*** Opening of Data ***

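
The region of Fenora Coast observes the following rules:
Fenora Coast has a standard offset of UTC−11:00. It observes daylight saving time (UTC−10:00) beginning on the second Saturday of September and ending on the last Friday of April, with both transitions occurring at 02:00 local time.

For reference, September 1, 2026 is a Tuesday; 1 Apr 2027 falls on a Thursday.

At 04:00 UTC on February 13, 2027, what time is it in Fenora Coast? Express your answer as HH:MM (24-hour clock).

18:00

1 September 2026 is a Tuesday, so the first Saturday is September 5 and the second is September 12.
1 April 2027 is a Thursday, so Fridays fall on 2, 9, 16, 23, 30; the last is April 30.
At the standard offset (UTC−11:00), 04:00 UTC − 11h = 17:00 Fenora Coast standard time (rolling into the previous day, 12 February 2027).
Daylight saving runs 12 September 2026 – 30 April 2027; the standard-time date in Fenora Coast, February 12, 2027, is inside that window, so Fenora Coast is at UTC−10:00.
04:00 UTC − 10h = 18:00 local (rolling into the previous day, 12 February 2027).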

*** Close of Data ***

* _Task description_: Only the lines above from the one with "Fenora Coast has" up to and including the one with "For reference, September" should be repeated, exactly as written.

* _Response to this task_:
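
Fenora Coast has a standard offset of UTC−11:00. It observes daylight saving time (UTC−10:00) beginning on the second Saturday of September and ending on the last Friday of April, with both transitions occurring at 02:00 local time.

For reference, September 1, 2026 is a Tuesday; 1 Apr 2027 falls on a Thursday.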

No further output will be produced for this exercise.